● **WHAT NEEDS TO BE DONE**
Word for word, copy each record that comes after this.
▶
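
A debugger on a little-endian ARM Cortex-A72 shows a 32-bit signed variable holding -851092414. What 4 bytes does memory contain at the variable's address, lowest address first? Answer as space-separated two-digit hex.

Two's complement of -851092414 in 32 bits: 851092414 = 0x32BAA3BE; invert → 0xCD455C41; add 1 → 0xCD455C42.
Split into bytes (most-significant first): CD 45 5C 42.
Little-endian stores the least-significant byte at the lowest address.
So at ascending addresses the bytes are 42 5C 45 CD.

42 5C 45 CD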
◀
● **SOLVED PROBLEM**
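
A debugger on a little-endian ARM Cortex-A72 shows a 32-bit signed variable holding -851092414. What 4 bytes does memory contain at the variable's address, lowest address first? Answer as space-separated two-digit hex.

Two's complement of -851092414 in 32 bits: 851092414 = 0x32BAA3BE; invert → 0xCD455C41; add 1 → 0xCD455C42.
Split into bytes (most-significant first): CD 45 5C 42.
Little-endian stores the least-significant byte at the lowest address.
So at ascending addresses the bytes are 42 5C 45 CD.

42 5C 45 CD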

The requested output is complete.